(Data provided)
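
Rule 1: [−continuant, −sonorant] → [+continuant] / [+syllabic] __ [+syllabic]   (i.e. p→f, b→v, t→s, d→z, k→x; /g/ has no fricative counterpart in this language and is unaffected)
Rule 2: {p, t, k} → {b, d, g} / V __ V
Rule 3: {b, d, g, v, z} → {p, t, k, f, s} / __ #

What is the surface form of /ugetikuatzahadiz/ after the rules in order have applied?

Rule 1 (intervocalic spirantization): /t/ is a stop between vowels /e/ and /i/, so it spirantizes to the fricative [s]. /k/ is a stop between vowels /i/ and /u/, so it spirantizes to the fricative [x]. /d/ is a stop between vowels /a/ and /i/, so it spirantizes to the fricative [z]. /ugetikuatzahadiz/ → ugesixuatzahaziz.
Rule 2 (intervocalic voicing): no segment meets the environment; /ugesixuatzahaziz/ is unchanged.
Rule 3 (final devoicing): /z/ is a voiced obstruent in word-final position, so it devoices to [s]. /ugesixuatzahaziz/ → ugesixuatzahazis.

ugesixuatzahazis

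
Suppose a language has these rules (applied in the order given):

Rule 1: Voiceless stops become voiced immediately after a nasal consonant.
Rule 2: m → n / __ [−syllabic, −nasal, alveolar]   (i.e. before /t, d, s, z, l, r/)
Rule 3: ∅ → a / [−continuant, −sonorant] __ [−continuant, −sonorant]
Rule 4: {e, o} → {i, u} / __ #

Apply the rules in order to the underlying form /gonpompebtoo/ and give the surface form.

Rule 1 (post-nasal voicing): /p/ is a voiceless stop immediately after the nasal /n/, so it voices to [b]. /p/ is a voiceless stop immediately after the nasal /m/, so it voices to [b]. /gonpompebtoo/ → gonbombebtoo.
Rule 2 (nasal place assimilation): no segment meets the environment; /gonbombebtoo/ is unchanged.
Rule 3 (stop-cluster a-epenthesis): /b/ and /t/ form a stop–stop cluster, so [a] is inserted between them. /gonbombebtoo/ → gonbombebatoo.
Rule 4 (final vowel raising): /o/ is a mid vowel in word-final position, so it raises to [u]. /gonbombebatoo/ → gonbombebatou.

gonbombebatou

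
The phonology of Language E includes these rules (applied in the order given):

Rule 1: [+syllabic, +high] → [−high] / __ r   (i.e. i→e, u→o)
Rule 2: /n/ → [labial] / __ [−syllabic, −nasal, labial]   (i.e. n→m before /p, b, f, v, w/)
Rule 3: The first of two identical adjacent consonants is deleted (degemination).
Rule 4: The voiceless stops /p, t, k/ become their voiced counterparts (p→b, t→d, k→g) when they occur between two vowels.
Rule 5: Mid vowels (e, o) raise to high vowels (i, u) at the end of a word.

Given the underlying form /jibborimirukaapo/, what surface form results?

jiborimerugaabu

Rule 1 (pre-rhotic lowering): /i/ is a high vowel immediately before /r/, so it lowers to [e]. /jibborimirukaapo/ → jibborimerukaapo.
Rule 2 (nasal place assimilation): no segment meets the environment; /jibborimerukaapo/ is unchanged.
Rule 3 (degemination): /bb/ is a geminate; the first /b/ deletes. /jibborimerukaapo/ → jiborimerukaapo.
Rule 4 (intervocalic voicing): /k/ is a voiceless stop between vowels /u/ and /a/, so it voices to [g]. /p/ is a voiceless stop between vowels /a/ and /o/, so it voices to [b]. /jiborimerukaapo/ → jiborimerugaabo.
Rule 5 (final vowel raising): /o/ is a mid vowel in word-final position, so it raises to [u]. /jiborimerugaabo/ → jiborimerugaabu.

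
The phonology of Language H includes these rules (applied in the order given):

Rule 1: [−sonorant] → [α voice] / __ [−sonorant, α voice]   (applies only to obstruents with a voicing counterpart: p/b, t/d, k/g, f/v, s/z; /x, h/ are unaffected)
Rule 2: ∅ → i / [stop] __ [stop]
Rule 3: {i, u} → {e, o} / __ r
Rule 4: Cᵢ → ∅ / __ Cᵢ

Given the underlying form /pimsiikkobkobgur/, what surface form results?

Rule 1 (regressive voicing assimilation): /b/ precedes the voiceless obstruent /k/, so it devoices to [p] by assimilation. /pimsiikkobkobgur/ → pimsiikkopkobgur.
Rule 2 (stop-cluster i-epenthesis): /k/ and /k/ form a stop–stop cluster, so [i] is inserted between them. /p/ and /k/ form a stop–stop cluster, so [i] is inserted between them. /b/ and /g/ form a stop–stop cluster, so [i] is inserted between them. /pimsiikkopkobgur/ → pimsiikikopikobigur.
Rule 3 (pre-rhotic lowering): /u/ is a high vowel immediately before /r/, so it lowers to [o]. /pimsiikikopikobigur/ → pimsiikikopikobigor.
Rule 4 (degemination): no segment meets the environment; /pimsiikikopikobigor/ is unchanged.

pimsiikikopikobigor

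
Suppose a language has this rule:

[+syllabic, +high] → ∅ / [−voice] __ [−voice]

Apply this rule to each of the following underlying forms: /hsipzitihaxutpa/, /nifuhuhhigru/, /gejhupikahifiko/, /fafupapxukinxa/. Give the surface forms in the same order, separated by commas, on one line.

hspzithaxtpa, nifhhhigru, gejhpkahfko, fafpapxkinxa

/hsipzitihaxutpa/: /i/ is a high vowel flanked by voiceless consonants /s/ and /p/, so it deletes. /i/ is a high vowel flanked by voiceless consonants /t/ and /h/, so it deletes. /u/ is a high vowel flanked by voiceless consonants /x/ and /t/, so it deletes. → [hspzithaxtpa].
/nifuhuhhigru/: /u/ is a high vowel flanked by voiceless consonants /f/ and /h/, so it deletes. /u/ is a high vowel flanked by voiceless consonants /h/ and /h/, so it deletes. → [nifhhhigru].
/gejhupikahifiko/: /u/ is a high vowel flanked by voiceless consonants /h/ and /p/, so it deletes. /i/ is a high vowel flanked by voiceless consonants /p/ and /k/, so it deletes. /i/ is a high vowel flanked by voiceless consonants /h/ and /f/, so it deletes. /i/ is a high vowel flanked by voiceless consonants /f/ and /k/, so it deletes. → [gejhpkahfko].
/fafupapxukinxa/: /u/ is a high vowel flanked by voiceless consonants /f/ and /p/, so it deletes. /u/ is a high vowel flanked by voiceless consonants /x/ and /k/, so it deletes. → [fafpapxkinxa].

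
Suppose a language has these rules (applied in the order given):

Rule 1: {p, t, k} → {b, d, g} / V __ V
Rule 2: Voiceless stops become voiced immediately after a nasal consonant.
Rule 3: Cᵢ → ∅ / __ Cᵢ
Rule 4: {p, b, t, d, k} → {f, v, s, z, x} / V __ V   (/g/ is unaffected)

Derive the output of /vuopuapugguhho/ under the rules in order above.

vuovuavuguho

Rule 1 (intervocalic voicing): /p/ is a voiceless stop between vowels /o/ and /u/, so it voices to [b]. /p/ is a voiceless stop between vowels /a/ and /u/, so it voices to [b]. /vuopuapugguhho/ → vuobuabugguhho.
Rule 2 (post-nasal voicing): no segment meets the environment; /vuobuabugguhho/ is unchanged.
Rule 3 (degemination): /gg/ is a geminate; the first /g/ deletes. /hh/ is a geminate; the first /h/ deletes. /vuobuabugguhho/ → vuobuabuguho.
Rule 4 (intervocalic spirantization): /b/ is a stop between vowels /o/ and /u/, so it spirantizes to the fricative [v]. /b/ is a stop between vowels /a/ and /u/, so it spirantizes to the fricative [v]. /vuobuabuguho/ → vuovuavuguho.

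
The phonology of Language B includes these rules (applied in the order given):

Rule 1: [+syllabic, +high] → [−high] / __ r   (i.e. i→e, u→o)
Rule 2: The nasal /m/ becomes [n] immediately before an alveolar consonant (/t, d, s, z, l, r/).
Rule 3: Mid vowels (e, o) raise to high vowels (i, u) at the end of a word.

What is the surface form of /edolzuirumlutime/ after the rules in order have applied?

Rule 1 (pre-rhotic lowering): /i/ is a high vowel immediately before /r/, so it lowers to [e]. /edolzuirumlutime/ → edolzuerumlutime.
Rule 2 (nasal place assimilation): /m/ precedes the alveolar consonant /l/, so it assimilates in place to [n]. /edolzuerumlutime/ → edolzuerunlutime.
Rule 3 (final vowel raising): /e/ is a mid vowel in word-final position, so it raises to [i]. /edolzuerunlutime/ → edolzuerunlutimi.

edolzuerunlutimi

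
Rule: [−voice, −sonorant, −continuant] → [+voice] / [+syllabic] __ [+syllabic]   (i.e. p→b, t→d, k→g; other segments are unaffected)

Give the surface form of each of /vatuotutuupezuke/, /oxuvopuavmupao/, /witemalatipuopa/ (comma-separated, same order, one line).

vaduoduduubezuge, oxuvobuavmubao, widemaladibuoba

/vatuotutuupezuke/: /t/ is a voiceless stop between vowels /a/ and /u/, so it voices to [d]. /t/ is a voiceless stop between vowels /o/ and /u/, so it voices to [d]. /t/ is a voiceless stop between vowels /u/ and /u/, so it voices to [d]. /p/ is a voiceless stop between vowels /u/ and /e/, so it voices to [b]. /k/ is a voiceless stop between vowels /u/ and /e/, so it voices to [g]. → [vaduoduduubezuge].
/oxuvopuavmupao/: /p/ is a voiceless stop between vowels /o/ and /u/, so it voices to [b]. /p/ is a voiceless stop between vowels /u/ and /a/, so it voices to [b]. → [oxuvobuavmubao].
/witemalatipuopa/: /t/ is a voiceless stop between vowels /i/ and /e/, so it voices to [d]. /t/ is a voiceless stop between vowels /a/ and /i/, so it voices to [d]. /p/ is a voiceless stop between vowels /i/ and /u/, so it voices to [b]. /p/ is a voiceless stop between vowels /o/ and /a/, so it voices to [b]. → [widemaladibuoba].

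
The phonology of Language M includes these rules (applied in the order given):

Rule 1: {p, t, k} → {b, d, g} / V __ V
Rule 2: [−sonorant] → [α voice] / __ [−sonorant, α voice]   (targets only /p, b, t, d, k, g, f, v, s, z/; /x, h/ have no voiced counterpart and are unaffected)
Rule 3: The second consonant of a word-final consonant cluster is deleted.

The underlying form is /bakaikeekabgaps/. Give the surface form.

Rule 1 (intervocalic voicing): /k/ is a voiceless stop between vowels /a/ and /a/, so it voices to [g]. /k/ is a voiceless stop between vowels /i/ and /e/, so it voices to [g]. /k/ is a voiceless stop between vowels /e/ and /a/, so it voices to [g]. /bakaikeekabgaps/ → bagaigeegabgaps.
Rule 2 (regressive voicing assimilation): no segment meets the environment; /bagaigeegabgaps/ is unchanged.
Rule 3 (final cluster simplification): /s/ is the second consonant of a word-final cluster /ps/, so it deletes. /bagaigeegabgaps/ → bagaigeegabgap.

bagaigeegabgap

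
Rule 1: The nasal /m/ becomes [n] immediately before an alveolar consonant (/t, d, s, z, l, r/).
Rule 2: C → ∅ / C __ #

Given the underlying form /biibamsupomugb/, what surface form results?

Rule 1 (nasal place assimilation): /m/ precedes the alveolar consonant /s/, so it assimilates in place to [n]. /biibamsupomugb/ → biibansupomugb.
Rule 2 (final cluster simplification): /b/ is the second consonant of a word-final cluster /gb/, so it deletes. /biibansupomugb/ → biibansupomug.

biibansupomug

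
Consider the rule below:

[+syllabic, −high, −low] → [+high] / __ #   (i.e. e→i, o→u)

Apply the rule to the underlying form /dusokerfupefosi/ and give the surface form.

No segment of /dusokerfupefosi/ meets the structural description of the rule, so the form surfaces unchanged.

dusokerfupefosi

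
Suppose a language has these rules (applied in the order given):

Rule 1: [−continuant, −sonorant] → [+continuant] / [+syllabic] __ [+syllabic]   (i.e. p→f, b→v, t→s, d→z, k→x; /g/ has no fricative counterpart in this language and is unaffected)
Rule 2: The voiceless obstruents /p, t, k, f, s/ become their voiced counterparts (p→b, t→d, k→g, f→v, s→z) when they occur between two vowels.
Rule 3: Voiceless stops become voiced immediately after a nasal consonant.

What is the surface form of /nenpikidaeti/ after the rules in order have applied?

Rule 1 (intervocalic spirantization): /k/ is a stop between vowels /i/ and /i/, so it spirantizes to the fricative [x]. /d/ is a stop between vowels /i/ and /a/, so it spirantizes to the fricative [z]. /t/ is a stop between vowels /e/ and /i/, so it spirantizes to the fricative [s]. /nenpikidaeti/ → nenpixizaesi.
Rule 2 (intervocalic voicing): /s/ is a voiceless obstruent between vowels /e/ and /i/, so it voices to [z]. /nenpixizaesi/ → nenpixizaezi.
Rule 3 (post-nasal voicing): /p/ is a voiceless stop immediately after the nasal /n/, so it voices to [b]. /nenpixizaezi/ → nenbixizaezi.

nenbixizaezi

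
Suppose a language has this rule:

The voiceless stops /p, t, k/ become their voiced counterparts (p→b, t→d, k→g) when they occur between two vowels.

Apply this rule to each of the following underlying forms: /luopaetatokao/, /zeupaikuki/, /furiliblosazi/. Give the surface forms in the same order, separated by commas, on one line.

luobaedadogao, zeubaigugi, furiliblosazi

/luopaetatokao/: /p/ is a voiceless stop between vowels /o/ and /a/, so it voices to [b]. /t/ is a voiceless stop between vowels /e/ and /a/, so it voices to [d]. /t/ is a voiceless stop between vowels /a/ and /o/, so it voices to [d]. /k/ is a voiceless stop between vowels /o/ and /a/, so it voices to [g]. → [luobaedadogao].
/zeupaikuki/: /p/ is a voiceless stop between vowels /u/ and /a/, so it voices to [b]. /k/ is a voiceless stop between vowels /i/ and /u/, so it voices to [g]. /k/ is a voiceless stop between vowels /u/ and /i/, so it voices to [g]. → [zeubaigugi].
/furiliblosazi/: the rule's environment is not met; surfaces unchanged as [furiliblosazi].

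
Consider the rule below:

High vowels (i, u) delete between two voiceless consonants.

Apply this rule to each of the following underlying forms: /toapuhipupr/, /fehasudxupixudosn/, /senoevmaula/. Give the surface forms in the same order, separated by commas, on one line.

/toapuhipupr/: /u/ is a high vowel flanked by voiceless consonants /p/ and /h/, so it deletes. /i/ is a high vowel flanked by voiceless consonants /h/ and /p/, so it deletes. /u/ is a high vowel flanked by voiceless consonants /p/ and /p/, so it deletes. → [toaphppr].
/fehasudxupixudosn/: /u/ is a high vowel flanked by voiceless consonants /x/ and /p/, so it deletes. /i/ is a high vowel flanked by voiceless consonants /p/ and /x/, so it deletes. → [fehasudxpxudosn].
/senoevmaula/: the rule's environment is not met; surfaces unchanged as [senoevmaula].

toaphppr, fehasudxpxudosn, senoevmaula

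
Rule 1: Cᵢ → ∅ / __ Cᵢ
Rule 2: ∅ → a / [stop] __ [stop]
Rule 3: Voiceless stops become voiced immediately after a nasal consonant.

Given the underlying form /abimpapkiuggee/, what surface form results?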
(End Data provided)
What is needed:
Copy out, from the material above, each line in which the string "phonology" is found.

Output of the exercise:
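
The phonology of Language E includes these rules (applied in the order given):
The phonology of Language H includes these rules (applied in the order given):
The phonology of Language B includes these rules (applied in the order given):
The phonology of Language M includes these rules (applied in the order given):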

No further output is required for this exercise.